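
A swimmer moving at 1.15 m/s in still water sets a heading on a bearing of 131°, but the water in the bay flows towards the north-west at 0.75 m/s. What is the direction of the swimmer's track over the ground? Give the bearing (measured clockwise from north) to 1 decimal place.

123.6°

Taking east as x and north as y: velocity relative to the water = (0.868, -0.754) m/s; the water relative to ground = (-0.530, 0.530) m/s.
Velocity relative to ground = (0.868, -0.754) + (-0.530, 0.530) = (0.338, -0.224) m/s.
Bearing = atan2(0.34, -0.22) = 123.58° clockwise from north.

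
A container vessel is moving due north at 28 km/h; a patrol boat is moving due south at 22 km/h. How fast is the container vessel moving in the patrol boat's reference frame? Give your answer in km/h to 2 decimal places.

Taking east as x and north as y: container vessel velocity = (0.000, 28.000) km/h; patrol boat velocity = (0.000, -22.000) km/h.
Velocity of container vessel relative to patrol boat = (0.000, 28.000) − (0.000, -22.000) = (0.000, 50.000) km/h.
Magnitude = |(0.000, 50.000)| = 50.000 km/h.

50.00 km/h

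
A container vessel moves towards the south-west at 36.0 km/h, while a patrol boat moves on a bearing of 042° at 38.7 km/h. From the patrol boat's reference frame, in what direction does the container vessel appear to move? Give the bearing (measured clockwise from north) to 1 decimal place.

Taking east as x and north as y: container vessel velocity = (-25.456, -25.456) km/h; patrol boat velocity = (25.895, 28.760) km/h.
Velocity of container vessel relative to patrol boat = (-25.456, -25.456) − (25.895, 28.760) = (-51.351, -54.216) km/h.
Bearing = atan2(-51.35, -54.22) = 223.45° clockwise from north.

223.4°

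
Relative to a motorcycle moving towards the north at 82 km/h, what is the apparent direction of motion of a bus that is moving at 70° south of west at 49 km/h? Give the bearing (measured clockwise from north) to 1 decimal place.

Taking east as x and north as y: bus velocity = (-16.759, -46.045) km/h; motorcycle velocity = (0.000, 82.000) km/h.
Velocity of bus relative to motorcycle = (-16.759, -46.045) − (0.000, 82.000) = (-16.759, -128.045) km/h.
Bearing = atan2(-16.76, -128.04) = 187.46° clockwise from north.

187.5°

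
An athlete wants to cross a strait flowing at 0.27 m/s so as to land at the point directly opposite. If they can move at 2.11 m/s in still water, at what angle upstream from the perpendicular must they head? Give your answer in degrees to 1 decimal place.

To cancel the current, the upstream component of the athlete's velocity must equal the flow: 2.11 sin θ = 0.27.
sin θ = 0.27 / 2.11 = 0.1280.
θ = arcsin(0.1280) = 7.352°.

7.4°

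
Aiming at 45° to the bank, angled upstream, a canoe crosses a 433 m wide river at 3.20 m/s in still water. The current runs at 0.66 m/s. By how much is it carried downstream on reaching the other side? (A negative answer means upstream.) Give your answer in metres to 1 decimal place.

Perpendicular speed = 2.263 m/s; crossing time = 433 / 2.263 = 191.361 s.
Net downstream speed = -1.603 m/s.
Drift = -1.603 × 191.361 = -306.702 m (upstream).

-306.7 m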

**Exercise prompt**
Would you print all of the records exactly as they were given?

**Solution for this problem**
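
A swimmer moving at 1.15 m/s in still water sets a heading on a bearing of 131°, but the water in the bay flows towards the north-west at 0.75 m/s. What is the direction of the swimmer's track over the ground? Give the bearing (measured clockwise from north) to 1 decimal place.

123.6°

Taking east as x and north as y: velocity relative to the water = (0.868, -0.754) m/s; the water relative to ground = (-0.530, 0.530) m/s.
Velocity relative to ground = (0.868, -0.754) + (-0.530, 0.530) = (0.338, -0.224) m/s.
Bearing = atan2(0.34, -0.22) = 123.58° clockwise from north.

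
A container vessel is moving due north at 28 km/h; a patrol boat is moving due south at 22 km/h. How fast is the container vessel moving in the patrol boat's reference frame? Give your answer in km/h to 2 decimal places.

Taking east as x and north as y: container vessel velocity = (0.000, 28.000) km/h; patrol boat velocity = (0.000, -22.000) km/h.
Velocity of container vessel relative to patrol boat = (0.000, 28.000) − (0.000, -22.000) = (0.000, 50.000) km/h.
Magnitude = |(0.000, 50.000)| = 50.000 km/h.

50.00 km/h

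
A container vessel moves towards the south-west at 36.0 km/h, while a patrol boat moves on a bearing of 042° at 38.7 km/h. From the patrol boat's reference frame, in what direction does the container vessel appear to move? Give the bearing (measured clockwise from north) to 1 decimal place.

Taking east as x and north as y: container vessel velocity = (-25.456, -25.456) km/h; patrol boat velocity = (25.895, 28.760) km/h.
Velocity of container vessel relative to patrol boat = (-25.456, -25.456) − (25.895, 28.760) = (-51.351, -54.216) km/h.
Bearing = atan2(-51.35, -54.22) = 223.45° clockwise from north.

223.4°

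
Relative to a motorcycle moving towards the north at 82 km/h, what is the apparent direction of motion of a bus that is moving at 70° south of west at 49 km/h? Give the bearing (measured clockwise from north) to 1 decimal place.

Taking east as x and north as y: bus velocity = (-16.759, -46.045) km/h; motorcycle velocity = (0.000, 82.000) km/h.
Velocity of bus relative to motorcycle = (-16.759, -46.045) − (0.000, 82.000) = (-16.759, -128.045) km/h.
Bearing = atan2(-16.76, -128.04) = 187.46° clockwise from north.

187.5°

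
An athlete wants to cross a strait flowing at 0.27 m/s so as to land at the point directly opposite. If they can move at 2.11 m/s in still water, at what angle upstream from the perpendicular must they head? Give your answer in degrees to 1 decimal place.

To cancel the current, the upstream component of the athlete's velocity must equal the flow: 2.11 sin θ = 0.27.
sin θ = 0.27 / 2.11 = 0.1280.
θ = arcsin(0.1280) = 7.352°.

7.4°

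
Aiming at 45° to the bank, angled upstream, a canoe crosses a 433 m wide river at 3.20 m/s in still water. The current runs at 0.66 m/s. By how much is it carried downstream on reaching the other side? (A negative answer means upstream.) Give your answer in metres to 1 decimal place.

Perpendicular speed = 2.263 m/s; crossing time = 433 / 2.263 = 191.361 s.
Net downstream speed = -1.603 m/s.
Drift = -1.603 × 191.361 = -306.702 m (upstream).

-306.7 m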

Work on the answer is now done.